═════ DATA SUPPLIED

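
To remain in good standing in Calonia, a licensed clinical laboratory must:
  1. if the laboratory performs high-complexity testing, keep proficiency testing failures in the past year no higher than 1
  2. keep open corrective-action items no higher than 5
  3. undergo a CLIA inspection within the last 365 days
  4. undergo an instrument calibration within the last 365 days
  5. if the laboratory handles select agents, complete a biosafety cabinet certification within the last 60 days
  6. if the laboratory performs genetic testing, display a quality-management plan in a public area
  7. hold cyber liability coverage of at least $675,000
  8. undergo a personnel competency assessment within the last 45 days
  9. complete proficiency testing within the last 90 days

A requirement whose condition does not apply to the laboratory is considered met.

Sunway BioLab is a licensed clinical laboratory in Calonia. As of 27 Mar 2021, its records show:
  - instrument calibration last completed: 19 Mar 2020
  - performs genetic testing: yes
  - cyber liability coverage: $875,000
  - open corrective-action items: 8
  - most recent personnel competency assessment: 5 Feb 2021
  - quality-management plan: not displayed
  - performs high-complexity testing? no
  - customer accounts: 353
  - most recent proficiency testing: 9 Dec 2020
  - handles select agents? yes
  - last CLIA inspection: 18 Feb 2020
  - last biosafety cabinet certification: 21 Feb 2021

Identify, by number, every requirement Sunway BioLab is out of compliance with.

2, 3, 4, 6, 8, 9

1. condition 'performs high-complexity testing' does not hold → requirement n/a → met
2. open corrective-action items 8 > 5 → not met
3. CLIA inspection 403 days ago vs limit 365 → not met
4. instrument calibration 373 days ago vs limit 365 → not met
5. condition 'handles select agents' holds; biosafety cabinet certification 34 days ago vs limit 60 → met
6. condition 'performs genetic testing' holds; quality-management plan absent → not met
7. cyber liability coverage $875,000 ≥ $675,000 → met
8. personnel competency assessment 50 days ago vs limit 45 → not met
9. proficiency testing 108 days ago vs limit 90 → not met
Not met: 2, 3, 4, 6, 8, 9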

══════════

> **EXERCISE DIRECTIONS**: All that is wanted is an exact copy of the lines above from the one with "- performs genetic testing: yes" through the one with "- last biosafety", with both ends included.

> **RESULT OF THIS TASK**:
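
  - performs genetic testing: yes
  - cyber liability coverage: $875,000
  - open corrective-action items: 8
  - most recent personnel competency assessment: 5 Feb 2021
  - quality-management plan: not displayed
  - performs high-complexity testing? no
  - customer accounts: 353
  - most recent proficiency testing: 9 Dec 2020
  - handles select agents? yes
  - last CLIA inspection: 18 Feb 2020
  - last biosafety cabinet certification: 21 Feb 2021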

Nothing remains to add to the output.